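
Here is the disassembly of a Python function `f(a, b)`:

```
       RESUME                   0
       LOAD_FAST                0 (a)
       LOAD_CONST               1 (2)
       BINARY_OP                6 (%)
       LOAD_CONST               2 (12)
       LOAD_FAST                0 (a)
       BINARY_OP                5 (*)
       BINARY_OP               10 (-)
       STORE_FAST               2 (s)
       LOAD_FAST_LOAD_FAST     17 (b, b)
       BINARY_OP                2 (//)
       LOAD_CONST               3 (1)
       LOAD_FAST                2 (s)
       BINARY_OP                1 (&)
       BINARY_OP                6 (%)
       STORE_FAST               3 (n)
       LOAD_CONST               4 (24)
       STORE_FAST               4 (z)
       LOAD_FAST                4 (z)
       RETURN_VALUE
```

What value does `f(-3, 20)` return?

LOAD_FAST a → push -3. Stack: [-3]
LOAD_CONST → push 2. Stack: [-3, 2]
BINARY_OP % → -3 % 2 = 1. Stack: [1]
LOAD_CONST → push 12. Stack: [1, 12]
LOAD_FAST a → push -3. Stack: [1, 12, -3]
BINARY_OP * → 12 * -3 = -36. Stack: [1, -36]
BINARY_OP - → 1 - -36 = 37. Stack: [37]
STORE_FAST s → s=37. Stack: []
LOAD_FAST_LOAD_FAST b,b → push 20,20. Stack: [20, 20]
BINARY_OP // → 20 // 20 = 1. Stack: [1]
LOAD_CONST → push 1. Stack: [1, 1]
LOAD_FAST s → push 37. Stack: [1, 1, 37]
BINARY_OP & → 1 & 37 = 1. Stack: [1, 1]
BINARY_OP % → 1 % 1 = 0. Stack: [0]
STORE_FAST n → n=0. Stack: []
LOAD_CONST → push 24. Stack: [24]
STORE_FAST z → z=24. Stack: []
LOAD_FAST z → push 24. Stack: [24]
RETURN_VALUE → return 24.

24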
==
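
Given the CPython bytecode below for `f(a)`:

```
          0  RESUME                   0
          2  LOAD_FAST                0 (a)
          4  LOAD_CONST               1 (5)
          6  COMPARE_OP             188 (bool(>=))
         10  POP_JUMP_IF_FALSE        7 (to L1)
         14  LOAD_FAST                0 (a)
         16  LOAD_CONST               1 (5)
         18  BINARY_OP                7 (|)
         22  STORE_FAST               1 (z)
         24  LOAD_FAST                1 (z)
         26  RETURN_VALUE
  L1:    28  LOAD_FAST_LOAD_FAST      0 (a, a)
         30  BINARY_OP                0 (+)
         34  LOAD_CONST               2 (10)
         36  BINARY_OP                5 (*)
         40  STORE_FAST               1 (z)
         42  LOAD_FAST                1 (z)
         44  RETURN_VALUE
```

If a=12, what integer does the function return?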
* * *
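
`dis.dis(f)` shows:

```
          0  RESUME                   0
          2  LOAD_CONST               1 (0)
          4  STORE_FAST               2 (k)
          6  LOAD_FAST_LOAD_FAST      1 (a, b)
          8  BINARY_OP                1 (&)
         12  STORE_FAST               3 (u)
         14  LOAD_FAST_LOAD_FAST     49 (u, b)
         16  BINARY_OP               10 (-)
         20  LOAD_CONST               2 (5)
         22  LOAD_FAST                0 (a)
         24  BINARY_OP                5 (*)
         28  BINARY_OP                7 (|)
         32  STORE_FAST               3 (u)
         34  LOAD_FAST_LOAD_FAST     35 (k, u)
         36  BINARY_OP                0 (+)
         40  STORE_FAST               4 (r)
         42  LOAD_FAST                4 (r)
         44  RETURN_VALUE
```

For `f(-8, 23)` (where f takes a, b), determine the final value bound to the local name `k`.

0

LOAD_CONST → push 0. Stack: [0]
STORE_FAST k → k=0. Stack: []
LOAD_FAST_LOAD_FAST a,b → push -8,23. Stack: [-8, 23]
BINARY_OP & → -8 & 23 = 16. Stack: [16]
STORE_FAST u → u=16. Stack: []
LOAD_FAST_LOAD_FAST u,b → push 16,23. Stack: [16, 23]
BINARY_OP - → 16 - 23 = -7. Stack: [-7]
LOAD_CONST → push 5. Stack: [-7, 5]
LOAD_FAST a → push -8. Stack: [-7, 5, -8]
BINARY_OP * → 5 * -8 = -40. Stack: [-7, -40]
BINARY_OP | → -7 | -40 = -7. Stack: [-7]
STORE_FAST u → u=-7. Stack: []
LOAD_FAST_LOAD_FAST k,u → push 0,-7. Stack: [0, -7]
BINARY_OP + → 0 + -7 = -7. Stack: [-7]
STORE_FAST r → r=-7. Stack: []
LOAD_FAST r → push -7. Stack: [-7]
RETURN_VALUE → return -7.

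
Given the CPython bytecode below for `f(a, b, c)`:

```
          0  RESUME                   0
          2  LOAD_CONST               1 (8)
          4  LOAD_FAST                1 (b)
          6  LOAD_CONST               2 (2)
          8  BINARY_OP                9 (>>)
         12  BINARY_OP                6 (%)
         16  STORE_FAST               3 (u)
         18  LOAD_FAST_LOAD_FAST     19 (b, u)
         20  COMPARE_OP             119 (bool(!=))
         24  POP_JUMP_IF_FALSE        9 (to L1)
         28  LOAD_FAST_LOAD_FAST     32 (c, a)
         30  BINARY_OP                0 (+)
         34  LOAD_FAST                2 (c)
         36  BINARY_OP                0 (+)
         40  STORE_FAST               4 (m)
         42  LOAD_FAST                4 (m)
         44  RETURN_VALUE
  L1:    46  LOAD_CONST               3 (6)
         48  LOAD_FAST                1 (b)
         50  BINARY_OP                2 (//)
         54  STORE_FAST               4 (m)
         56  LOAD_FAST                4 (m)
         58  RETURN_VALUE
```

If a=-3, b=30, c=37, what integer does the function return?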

**INSTRUCTIONS TO FOLLOW:** A single figure is required: how many lines above contain the word "Given".

**SOLUTION:** 2